YOUR GOAL
Starting at the line that contains "For a marine", repeat each line exactly through the last line of the listing, and repeat nothing else.
INFORMATION SHOWN below:
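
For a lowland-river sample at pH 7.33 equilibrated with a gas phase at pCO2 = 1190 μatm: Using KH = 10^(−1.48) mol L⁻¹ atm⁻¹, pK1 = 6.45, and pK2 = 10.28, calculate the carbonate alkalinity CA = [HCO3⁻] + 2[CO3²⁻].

[CO2*] = KH · pCO2 = 10^(−1.48) × 1190×10^-6 = 3.940×10^-5 mol/L
α₀ = 1/(1 + K1/[H⁺] + K1K2/[H⁺]²) = 1/(1 + 10^+0.88 + 10^-2.07) = 0.1164
DIC = [CO2*]/α₀ = 3.940×10^-5 / 0.1164 = 0.3387 mmol/L
CA = (α₁ + 2α₂)·DIC = (0.8827 + 2×0.0009904) × 0.3387 = 0.300 mmol/L

CA = 0.300 mmol/L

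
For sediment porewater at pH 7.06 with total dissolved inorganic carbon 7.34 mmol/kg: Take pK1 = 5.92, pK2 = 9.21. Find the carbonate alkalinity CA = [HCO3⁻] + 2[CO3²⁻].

CA = 6.90 mmol/kg

CA = [HCO3⁻] + 2[CO3²⁻] = (α₁ + 2α₂)·DIC
At pH 7.06: [H⁺]/K1 = 10^-1.14 = 0.072444, K2/[H⁺] = 10^-2.15 = 0.0070795
α₁ = 1/(1 + 0.072444 + 0.0070795) = 1/1.0795 = 0.9263; α₂ = α₁·K2/[H⁺] = 0.006558
α₁ + 2α₂ = 0.9395
CA = 0.9395 × 7.34 = 6.90 mmol/kg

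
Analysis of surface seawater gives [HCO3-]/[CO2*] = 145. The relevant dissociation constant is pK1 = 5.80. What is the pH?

From K1 = [H⁺][HCO3-]/[CO2*]:  pH = pK1 + log₁₀([HCO3-]/[CO2*])
log₁₀(145) = +2.161
pH = 5.80 + (+2.161) = 7.96

pH = 7.96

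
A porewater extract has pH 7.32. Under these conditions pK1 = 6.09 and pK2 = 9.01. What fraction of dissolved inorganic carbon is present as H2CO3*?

α₀ = 0.0546

α₀ = 1 / (1 + K1/[H⁺] + K1K2/[H⁺]²) = 1 / (1 + 10^+1.23 + 10^-0.46)
   = 1 / (1 + 16.982 + 0.34674) = 1/18.329 = 0.05456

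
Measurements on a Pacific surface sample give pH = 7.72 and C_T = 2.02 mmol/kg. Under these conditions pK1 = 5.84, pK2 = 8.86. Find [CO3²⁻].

[CO3²⁻] = 0.135 mmol/kg

α₂ = 1 / (1 + [H⁺]/K2 + [H⁺]²/(K1K2)) = 1 / (1 + 10^+1.14 + 10^-0.74)
   = 1 / (1 + 13.804 + 0.18197) = 1/14.986 = 0.06673
[CO3²⁻] = α₂ × DIC = 0.06673 × 2.02 = 0.135 mmol/kg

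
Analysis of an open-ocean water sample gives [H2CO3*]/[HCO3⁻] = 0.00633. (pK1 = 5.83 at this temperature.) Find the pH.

From K1 = [H⁺][HCO3⁻]/[H2CO3*]:  pH = pK1 − log₁₀([H2CO3*]/[HCO3⁻])
log₁₀(0.00633) = -2.199
pH = 5.83 − (-2.199) = 8.03

pH = 8.03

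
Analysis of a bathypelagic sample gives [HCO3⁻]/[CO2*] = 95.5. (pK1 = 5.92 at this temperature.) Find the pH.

From K1 = [H⁺][HCO3⁻]/[CO2*]:  pH = pK1 + log₁₀([HCO3⁻]/[CO2*])
log₁₀(95.5) = +1.980
pH = 5.92 + (+1.980) = 7.90

pH = 7.90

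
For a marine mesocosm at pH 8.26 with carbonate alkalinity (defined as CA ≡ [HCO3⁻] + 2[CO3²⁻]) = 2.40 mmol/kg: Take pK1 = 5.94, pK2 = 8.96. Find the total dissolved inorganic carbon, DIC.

CA = [HCO3⁻] + 2[CO3²⁻] = (α₁ + 2α₂)·DIC
At pH 8.26: [H⁺]/K1 = 10^-2.32 = 0.0047863, K2/[H⁺] = 10^-0.70 = 0.19953
α₁ = 1/(1 + 0.0047863 + 0.19953) = 1/1.2043 = 0.8303; α₂ = α₁·K2/[H⁺] = 0.1657
α₁ + 2α₂ = 1.1617
DIC = CA / (α₁ + 2α₂) = 2.40 / 1.1617 = 2.07 mmol/kg

DIC = 2.07 mmol/kg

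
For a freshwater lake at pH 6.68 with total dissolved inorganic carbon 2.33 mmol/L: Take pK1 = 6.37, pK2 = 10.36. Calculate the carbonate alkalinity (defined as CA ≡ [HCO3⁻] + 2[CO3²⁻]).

CA = [HCO3⁻] + 2[CO3²⁻] = (α₁ + 2α₂)·DIC
At pH 6.68: [H⁺]/K1 = 10^-0.31 = 0.48978, K2/[H⁺] = 10^-3.68 = 0.00020893
α₁ = 1/(1 + 0.48978 + 0.00020893) = 1/1.4900 = 0.6711; α₂ = α₁·K2/[H⁺] = 0.0001402
α₁ + 2α₂ = 0.6714
CA = 0.6714 × 2.33 = 1.56 mmol/L

CA = 1.56 mmol/L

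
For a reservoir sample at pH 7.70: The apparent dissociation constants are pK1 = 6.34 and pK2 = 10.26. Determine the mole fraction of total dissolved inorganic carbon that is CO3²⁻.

α₂ = 1 / (1 + [H⁺]/K2 + [H⁺]²/(K1K2)) = 1 / (1 + 10^+2.56 + 10^+1.20)
   = 1 / (1 + 363.08 + 15.849) = 1/379.93 = 0.002632

α₂ = 0.00263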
End of INFORMATION SHOWN.
EXERCISE OUTPUT
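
For a marine mesocosm at pH 8.26 with carbonate alkalinity (defined as CA ≡ [HCO3⁻] + 2[CO3²⁻]) = 2.40 mmol/kg: Take pK1 = 5.94, pK2 = 8.96. Find the total dissolved inorganic carbon, DIC.

CA = [HCO3⁻] + 2[CO3²⁻] = (α₁ + 2α₂)·DIC
At pH 8.26: [H⁺]/K1 = 10^-2.32 = 0.0047863, K2/[H⁺] = 10^-0.70 = 0.19953
α₁ = 1/(1 + 0.0047863 + 0.19953) = 1/1.2043 = 0.8303; α₂ = α₁·K2/[H⁺] = 0.1657
α₁ + 2α₂ = 1.1617
DIC = CA / (α₁ + 2α₂) = 2.40 / 1.1617 = 2.07 mmol/kg

DIC = 2.07 mmol/kg

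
For a freshwater lake at pH 6.68 with total dissolved inorganic carbon 2.33 mmol/L: Take pK1 = 6.37, pK2 = 10.36. Calculate the carbonate alkalinity (defined as CA ≡ [HCO3⁻] + 2[CO3²⁻]).

CA = [HCO3⁻] + 2[CO3²⁻] = (α₁ + 2α₂)·DIC
At pH 6.68: [H⁺]/K1 = 10^-0.31 = 0.48978, K2/[H⁺] = 10^-3.68 = 0.00020893
α₁ = 1/(1 + 0.48978 + 0.00020893) = 1/1.4900 = 0.6711; α₂ = α₁·K2/[H⁺] = 0.0001402
α₁ + 2α₂ = 0.6714
CA = 0.6714 × 2.33 = 1.56 mmol/L

CA = 1.56 mmol/L

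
For a reservoir sample at pH 7.70: The apparent dissociation constants are pK1 = 6.34 and pK2 = 10.26. Determine the mole fraction of total dissolved inorganic carbon that is CO3²⁻.

α₂ = 1 / (1 + [H⁺]/K2 + [H⁺]²/(K1K2)) = 1 / (1 + 10^+2.56 + 10^+1.20)
   = 1 / (1 + 363.08 + 15.849) = 1/379.93 = 0.002632

α₂ = 0.00263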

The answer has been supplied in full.